▶ _Task item_: Could you please return each line of the data that has the word "Answer"?

------

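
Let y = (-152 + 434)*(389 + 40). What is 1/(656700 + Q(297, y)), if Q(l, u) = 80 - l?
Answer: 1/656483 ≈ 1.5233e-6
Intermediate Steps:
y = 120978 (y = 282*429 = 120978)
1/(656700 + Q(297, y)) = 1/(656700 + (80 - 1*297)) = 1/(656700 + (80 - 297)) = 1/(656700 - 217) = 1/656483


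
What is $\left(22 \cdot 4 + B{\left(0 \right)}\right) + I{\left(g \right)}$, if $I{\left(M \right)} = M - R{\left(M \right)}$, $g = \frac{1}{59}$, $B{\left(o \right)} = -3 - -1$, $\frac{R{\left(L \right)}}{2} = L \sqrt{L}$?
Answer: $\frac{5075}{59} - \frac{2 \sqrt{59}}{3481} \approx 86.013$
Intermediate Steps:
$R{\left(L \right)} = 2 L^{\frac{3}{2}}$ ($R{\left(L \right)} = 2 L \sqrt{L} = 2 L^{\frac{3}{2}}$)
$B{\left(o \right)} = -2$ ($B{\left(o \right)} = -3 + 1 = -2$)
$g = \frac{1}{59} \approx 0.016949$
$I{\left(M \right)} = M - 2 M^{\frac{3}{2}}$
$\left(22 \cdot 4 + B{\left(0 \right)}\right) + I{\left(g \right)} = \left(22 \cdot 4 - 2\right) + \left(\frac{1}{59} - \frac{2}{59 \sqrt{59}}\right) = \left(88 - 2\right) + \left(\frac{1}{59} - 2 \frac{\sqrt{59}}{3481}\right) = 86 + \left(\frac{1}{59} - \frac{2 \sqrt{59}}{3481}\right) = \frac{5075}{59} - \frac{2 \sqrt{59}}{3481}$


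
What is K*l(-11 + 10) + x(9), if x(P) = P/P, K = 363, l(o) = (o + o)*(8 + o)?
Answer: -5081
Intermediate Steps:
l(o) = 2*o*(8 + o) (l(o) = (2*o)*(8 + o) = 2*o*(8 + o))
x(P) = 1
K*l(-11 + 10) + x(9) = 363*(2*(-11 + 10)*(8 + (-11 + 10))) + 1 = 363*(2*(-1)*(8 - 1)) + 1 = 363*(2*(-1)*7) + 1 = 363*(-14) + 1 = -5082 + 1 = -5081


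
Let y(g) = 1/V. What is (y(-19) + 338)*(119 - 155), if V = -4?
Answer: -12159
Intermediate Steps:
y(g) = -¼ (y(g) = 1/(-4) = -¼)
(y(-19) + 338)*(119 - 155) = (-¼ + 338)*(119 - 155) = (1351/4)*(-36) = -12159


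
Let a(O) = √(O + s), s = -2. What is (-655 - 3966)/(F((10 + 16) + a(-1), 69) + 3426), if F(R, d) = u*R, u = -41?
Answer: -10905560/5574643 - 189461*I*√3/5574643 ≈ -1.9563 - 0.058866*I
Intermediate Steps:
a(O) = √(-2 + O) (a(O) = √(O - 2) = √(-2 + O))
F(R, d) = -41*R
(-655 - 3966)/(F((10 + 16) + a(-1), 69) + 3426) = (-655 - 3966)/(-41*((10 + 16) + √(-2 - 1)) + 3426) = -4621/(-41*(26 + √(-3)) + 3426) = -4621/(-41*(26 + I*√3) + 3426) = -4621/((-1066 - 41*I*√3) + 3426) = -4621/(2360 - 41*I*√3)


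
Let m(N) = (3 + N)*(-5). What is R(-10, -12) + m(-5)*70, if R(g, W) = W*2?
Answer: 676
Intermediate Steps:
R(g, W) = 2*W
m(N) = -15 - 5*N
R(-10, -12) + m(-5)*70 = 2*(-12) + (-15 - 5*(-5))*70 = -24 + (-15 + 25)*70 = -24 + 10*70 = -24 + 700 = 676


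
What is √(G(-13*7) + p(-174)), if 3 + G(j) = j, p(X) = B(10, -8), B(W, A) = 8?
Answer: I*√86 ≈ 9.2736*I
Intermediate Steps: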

------

▶ _Solution for this exercise_:
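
Answer: 1/656483 ≈ 1.5233e-6
Answer: $\frac{5075}{59} - \frac{2 \sqrt{59}}{3481} \approx 86.013$
Answer: -5081
Answer: -12159
Answer: -10905560/5574643 - 189461*I*√3/5574643 ≈ -1.9563 - 0.058866*I
Answer: 676
Answer: I*√86 ≈ 9.2736*I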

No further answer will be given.